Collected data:
* * * *

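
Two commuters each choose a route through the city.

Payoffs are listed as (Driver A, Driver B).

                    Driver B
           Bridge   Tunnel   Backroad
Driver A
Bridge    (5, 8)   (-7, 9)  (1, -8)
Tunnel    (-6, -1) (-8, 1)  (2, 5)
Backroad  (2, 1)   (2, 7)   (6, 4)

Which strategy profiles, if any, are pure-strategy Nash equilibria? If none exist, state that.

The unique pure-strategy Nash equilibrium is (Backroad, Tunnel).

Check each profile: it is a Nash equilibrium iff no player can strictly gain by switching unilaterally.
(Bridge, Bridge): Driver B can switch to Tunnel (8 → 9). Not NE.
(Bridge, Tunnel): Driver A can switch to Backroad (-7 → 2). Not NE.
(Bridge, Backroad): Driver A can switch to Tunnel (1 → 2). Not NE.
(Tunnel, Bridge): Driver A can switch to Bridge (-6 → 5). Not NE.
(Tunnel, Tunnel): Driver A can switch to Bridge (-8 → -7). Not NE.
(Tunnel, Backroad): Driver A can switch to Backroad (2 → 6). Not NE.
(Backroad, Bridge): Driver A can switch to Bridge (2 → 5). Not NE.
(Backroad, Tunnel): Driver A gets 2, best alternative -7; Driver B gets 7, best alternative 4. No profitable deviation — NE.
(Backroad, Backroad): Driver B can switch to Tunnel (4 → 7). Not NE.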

* * * *

*WHAT IS NEEDED:* Type out the entries once more, precisely.

*COMPLETED TASK:*
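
Two commuters each choose a route through the city.

Payoffs are listed as (Driver A, Driver B).

                    Driver B
           Bridge   Tunnel   Backroad
Driver A
Bridge    (5, 8)   (-7, 9)  (1, -8)
Tunnel    (-6, -1) (-8, 1)  (2, 5)
Backroad  (2, 1)   (2, 7)   (6, 4)

Which strategy profiles, if any, are pure-strategy Nash equilibria? If none exist, state that.

The unique pure-strategy Nash equilibrium is (Backroad, Tunnel).

Check each profile: it is a Nash equilibrium iff no player can strictly gain by switching unilaterally.
(Bridge, Bridge): Driver B can switch to Tunnel (8 → 9). Not NE.
(Bridge, Tunnel): Driver A can switch to Backroad (-7 → 2). Not NE.
(Bridge, Backroad): Driver A can switch to Tunnel (1 → 2). Not NE.
(Tunnel, Bridge): Driver A can switch to Bridge (-6 → 5). Not NE.
(Tunnel, Tunnel): Driver A can switch to Bridge (-8 → -7). Not NE.
(Tunnel, Backroad): Driver A can switch to Backroad (2 → 6). Not NE.
(Backroad, Bridge): Driver A can switch to Bridge (2 → 5). Not NE.
(Backroad, Tunnel): Driver A gets 2, best alternative -7; Driver B gets 7, best alternative 4. No profitable deviation — NE.
(Backroad, Backroad): Driver B can switch to Tunnel (4 → 7). Not NE.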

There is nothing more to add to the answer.